▸ DATA SUPPLIED:
──────

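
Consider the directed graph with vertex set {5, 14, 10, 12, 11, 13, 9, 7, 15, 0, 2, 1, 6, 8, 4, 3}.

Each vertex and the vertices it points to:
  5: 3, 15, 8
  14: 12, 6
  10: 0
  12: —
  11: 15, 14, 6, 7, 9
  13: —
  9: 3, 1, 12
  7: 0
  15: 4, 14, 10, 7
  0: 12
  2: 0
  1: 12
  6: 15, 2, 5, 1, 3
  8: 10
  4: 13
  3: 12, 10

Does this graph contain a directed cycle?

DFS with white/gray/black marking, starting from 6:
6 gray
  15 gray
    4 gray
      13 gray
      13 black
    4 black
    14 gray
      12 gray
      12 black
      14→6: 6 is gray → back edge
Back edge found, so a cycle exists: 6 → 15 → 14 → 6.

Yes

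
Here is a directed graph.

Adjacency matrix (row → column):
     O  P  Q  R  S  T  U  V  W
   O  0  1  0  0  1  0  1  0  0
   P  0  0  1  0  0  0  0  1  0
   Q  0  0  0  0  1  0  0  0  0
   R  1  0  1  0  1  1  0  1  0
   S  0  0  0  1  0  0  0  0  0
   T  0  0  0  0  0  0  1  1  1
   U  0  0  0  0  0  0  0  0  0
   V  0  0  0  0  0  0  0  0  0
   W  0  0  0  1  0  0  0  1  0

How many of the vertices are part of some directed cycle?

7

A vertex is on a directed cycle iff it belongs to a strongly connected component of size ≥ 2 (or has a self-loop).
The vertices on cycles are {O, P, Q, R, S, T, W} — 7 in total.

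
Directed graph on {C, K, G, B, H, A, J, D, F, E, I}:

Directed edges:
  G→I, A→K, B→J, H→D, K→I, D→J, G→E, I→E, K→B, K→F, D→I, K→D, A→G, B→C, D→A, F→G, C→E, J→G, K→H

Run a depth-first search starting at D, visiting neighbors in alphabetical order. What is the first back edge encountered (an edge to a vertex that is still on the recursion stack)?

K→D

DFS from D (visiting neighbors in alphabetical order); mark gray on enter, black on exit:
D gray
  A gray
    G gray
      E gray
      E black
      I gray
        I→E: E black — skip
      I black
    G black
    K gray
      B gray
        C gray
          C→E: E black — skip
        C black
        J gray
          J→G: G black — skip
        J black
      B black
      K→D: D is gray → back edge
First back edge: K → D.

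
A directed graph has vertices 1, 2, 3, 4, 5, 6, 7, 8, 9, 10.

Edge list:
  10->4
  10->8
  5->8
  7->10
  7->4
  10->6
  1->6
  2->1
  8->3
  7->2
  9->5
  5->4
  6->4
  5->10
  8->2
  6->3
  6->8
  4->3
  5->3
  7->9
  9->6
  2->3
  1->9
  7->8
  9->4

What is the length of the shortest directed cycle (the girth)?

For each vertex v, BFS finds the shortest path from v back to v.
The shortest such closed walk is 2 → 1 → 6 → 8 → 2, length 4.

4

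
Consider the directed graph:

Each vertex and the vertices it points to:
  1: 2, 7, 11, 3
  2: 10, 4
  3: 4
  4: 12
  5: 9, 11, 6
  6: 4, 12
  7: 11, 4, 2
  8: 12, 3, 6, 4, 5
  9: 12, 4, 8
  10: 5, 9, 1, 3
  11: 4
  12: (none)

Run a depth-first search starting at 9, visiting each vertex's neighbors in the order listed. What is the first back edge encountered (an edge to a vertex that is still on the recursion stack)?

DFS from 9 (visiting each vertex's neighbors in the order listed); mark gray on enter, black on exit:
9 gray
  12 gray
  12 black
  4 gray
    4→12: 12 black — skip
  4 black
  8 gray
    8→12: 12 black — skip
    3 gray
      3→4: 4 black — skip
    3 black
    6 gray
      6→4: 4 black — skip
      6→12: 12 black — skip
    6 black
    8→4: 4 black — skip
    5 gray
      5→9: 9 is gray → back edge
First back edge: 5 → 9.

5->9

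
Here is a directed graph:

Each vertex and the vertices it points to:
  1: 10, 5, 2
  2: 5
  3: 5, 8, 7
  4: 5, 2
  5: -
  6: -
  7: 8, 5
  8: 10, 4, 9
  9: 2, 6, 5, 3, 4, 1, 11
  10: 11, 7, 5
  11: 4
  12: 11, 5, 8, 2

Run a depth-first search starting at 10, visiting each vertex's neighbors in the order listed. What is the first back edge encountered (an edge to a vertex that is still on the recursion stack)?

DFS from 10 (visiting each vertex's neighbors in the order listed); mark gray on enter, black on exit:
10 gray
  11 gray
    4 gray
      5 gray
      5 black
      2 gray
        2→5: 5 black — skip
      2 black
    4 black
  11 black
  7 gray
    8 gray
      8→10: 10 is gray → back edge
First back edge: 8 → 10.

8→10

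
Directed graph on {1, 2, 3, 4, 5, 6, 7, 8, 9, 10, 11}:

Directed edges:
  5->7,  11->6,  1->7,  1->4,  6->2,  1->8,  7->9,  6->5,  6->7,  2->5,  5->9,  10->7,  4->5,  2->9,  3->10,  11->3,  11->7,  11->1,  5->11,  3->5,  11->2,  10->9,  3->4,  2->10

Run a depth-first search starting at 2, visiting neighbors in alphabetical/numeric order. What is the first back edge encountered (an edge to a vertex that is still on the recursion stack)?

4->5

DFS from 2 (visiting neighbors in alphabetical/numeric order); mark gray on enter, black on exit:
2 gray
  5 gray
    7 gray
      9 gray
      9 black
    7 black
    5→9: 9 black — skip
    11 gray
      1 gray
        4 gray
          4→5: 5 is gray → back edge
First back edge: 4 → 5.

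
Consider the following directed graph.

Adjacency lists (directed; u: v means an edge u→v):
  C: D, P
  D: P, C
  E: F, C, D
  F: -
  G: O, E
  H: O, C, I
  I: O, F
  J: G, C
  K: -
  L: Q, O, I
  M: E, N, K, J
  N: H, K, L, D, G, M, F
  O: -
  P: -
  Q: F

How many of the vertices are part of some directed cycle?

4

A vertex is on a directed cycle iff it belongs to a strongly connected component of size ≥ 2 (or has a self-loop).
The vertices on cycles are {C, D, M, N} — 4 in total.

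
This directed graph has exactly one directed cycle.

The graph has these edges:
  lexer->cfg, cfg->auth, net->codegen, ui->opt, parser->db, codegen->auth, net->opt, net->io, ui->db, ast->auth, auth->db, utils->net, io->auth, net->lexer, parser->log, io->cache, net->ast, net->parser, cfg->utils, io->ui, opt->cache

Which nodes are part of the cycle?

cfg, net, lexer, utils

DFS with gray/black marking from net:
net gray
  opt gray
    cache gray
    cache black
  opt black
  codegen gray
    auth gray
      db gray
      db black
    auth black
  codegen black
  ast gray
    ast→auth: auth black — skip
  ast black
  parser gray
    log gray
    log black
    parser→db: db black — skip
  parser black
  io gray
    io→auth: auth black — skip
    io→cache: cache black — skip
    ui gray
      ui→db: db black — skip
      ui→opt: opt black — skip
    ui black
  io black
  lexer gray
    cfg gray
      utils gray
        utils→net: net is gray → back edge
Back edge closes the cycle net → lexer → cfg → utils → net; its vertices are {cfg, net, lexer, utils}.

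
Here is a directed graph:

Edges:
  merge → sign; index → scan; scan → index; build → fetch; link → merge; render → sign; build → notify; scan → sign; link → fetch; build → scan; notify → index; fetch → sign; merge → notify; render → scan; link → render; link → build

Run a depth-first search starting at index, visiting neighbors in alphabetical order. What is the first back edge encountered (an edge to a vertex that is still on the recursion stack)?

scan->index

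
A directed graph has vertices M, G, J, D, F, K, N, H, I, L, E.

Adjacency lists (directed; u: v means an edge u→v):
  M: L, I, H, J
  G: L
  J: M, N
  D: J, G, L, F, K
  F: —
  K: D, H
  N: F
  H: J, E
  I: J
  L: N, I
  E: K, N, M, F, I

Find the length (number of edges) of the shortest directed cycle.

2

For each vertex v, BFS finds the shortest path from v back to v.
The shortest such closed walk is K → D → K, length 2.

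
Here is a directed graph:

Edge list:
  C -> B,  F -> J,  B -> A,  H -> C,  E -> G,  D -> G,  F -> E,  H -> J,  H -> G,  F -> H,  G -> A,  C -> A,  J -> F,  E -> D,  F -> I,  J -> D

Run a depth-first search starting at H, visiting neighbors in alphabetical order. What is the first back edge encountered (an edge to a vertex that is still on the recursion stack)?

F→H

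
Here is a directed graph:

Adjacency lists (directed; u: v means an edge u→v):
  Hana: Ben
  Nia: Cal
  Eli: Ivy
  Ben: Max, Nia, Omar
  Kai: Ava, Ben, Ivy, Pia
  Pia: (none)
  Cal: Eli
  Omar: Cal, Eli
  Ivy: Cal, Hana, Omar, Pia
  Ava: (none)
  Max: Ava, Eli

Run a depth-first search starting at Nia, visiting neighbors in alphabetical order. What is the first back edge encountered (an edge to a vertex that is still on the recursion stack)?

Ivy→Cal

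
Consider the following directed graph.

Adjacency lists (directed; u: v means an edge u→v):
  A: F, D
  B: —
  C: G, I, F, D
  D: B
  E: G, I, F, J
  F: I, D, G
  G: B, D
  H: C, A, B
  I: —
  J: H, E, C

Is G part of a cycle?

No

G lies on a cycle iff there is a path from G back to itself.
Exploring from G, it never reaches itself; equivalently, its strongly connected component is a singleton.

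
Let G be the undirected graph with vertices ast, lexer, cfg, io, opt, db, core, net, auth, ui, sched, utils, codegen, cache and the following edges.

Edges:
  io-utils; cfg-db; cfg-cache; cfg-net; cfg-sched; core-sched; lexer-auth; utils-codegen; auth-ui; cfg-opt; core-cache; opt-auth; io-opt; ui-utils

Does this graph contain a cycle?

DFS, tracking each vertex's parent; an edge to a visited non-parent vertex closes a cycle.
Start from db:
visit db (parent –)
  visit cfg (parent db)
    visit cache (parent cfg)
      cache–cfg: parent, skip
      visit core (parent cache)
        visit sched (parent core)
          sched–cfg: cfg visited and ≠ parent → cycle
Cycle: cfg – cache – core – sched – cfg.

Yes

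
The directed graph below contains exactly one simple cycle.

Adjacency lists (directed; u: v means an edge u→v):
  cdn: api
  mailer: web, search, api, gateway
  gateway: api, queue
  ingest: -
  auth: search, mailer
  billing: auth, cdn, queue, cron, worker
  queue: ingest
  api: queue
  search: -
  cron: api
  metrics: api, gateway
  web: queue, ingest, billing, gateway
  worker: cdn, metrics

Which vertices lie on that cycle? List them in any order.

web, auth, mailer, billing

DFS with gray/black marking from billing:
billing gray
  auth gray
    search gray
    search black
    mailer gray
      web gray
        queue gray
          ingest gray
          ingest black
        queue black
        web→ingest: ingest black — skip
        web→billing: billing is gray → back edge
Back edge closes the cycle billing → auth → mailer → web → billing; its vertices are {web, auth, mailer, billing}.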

──────

▸ WORK REQUEST: The required output is the set of lines from the first line of the data through the line that contains "C→E, J→G, K→H", transcribed exactly.

▸ RESULT:
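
Consider the directed graph with vertex set {5, 14, 10, 12, 11, 13, 9, 7, 15, 0, 2, 1, 6, 8, 4, 3}.

Each vertex and the vertices it points to:
  5: 3, 15, 8
  14: 12, 6
  10: 0
  12: —
  11: 15, 14, 6, 7, 9
  13: —
  9: 3, 1, 12
  7: 0
  15: 4, 14, 10, 7
  0: 12
  2: 0
  1: 12
  6: 15, 2, 5, 1, 3
  8: 10
  4: 13
  3: 12, 10

Does this graph contain a directed cycle?

DFS with white/gray/black marking, starting from 6:
6 gray
  15 gray
    4 gray
      13 gray
      13 black
    4 black
    14 gray
      12 gray
      12 black
      14→6: 6 is gray → back edge
Back edge found, so a cycle exists: 6 → 15 → 14 → 6.

Yes

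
Here is a directed graph.

Adjacency matrix (row → column):
     O  P  Q  R  S  T  U  V  W
   O  0  1  0  0  1  0  1  0  0
   P  0  0  1  0  0  0  0  1  0
   Q  0  0  0  0  1  0  0  0  0
   R  1  0  1  0  1  1  0  1  0
   S  0  0  0  1  0  0  0  0  0
   T  0  0  0  0  0  0  1  1  1
   U  0  0  0  0  0  0  0  0  0
   V  0  0  0  0  0  0  0  0  0
   W  0  0  0  1  0  0  0  1  0

How many of the vertices are part of some directed cycle?

7

A vertex is on a directed cycle iff it belongs to a strongly connected component of size ≥ 2 (or has a self-loop).
The vertices on cycles are {O, P, Q, R, S, T, W} — 7 in total.

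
Directed graph on {C, K, G, B, H, A, J, D, F, E, I}:

Directed edges:
  G→I, A→K, B→J, H→D, K→I, D→J, G→E, I→E, K→B, K→F, D→I, K→D, A→G, B→C, D→A, F→G, C→E, J→G, K→H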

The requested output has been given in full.